▸ **WHAT IS NEEDED**: The expected answer is a copy of every line in the listing that has the word "Rightarrow".

↓

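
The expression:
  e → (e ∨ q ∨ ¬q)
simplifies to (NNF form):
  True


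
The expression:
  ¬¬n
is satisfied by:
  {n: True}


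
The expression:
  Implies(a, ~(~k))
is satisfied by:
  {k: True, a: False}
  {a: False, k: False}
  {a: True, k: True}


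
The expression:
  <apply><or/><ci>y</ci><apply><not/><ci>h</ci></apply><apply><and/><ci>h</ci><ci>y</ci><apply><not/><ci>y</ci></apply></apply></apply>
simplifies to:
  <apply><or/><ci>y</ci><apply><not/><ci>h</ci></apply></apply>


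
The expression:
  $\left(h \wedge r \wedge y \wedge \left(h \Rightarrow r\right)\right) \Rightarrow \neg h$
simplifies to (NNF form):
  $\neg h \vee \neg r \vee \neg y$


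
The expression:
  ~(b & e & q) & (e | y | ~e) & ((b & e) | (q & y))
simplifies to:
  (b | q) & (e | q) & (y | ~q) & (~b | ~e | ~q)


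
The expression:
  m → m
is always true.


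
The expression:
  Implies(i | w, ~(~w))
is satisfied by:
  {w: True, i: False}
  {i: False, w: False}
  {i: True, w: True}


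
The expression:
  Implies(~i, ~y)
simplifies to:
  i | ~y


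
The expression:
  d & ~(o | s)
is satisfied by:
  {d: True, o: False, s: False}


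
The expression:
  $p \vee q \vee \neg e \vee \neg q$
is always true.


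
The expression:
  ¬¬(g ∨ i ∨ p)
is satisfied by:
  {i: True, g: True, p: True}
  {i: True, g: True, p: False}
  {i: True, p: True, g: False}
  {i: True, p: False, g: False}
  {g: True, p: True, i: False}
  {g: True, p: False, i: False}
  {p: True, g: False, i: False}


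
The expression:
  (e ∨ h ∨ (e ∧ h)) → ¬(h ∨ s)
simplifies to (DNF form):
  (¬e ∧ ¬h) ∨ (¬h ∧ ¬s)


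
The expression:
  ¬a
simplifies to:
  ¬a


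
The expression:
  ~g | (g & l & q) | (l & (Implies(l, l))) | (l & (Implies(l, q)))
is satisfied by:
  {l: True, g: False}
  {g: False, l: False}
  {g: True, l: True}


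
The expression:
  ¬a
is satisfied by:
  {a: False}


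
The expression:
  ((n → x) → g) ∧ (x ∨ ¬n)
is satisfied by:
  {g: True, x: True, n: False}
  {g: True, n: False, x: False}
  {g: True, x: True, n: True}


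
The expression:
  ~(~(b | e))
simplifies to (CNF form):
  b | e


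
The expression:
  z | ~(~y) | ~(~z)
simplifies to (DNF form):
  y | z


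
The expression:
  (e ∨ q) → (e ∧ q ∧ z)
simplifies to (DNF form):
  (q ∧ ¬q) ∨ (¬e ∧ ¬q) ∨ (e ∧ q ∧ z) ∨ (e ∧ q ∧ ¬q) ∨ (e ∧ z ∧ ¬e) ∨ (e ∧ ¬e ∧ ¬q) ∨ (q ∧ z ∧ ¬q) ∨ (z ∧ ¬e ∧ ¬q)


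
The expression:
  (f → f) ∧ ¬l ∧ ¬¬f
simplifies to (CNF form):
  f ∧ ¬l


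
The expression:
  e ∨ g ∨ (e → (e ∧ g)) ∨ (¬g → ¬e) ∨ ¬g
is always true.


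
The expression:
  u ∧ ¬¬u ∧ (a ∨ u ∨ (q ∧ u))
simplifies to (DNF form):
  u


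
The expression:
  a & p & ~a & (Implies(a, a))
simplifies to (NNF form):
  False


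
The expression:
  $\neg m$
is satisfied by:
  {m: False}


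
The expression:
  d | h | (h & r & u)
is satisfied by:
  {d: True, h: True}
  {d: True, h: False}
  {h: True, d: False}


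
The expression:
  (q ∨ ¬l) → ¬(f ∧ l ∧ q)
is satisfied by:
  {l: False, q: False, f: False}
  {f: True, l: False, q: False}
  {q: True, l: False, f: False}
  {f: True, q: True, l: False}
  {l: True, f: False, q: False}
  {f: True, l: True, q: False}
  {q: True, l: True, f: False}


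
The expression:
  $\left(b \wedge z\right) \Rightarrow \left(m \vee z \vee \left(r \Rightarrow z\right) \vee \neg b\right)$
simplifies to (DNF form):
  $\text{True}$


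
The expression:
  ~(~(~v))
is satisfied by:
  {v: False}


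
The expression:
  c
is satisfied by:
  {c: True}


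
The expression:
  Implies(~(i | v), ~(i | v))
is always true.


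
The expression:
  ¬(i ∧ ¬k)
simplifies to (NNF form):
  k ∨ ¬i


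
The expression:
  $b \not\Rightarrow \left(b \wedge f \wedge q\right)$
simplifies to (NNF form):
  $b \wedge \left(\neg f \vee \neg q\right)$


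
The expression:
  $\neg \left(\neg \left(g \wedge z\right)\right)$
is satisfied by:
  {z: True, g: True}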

↑

▸ **EXPECTED OUTPUT**:
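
  $\left(h \wedge r \wedge y \wedge \left(h \Rightarrow r\right)\right) \Rightarrow \neg h$
  $\left(b \wedge z\right) \Rightarrow \left(m \vee z \vee \left(r \Rightarrow z\right) \vee \neg b\right)$
  $b \not\Rightarrow \left(b \wedge f \wedge q\right)$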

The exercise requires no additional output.